YOUR INSTRUCTIONS: Output the data that follows, keeping every line identical.
DATASET EXCERPTS Start Marker
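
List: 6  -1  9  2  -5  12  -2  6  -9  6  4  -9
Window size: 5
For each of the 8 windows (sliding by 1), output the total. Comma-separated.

11, 17, 16, 13, 2, 13, 5, -2

(6, -1, 9, 2, -5) → sum 11
(-1, 9, 2, -5, 12) → sum 17
(9, 2, -5, 12, -2) → sum 16
(2, -5, 12, -2, 6) → sum 13
(-5, 12, -2, 6, -9) → sum 2
(12, -2, 6, -9, 6) → sum 13
(-2, 6, -9, 6, 4) → sum 5
(6, -9, 6, 4, -9) → sum -2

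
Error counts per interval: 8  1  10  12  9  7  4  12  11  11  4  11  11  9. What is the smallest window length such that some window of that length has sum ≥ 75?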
DATASET EXCERPTS End Marker
OUTPUT OF THE EXERCISE:
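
List: 6  -1  9  2  -5  12  -2  6  -9  6  4  -9
Window size: 5
For each of the 8 windows (sliding by 1), output the total. Comma-separated.

11, 17, 16, 13, 2, 13, 5, -2

(6, -1, 9, 2, -5) → sum 11
(-1, 9, 2, -5, 12) → sum 17
(9, 2, -5, 12, -2) → sum 16
(2, -5, 12, -2, 6) → sum 13
(-5, 12, -2, 6, -9) → sum 2
(12, -2, 6, -9, 6) → sum 13
(-2, 6, -9, 6, 4) → sum 5
(6, -9, 6, 4, -9) → sum -2

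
Error counts per interval: 8  1  10  12  9  7  4  12  11  11  4  11  11  9. What is the smallest window length such that some window of that length has sum ≥ 75?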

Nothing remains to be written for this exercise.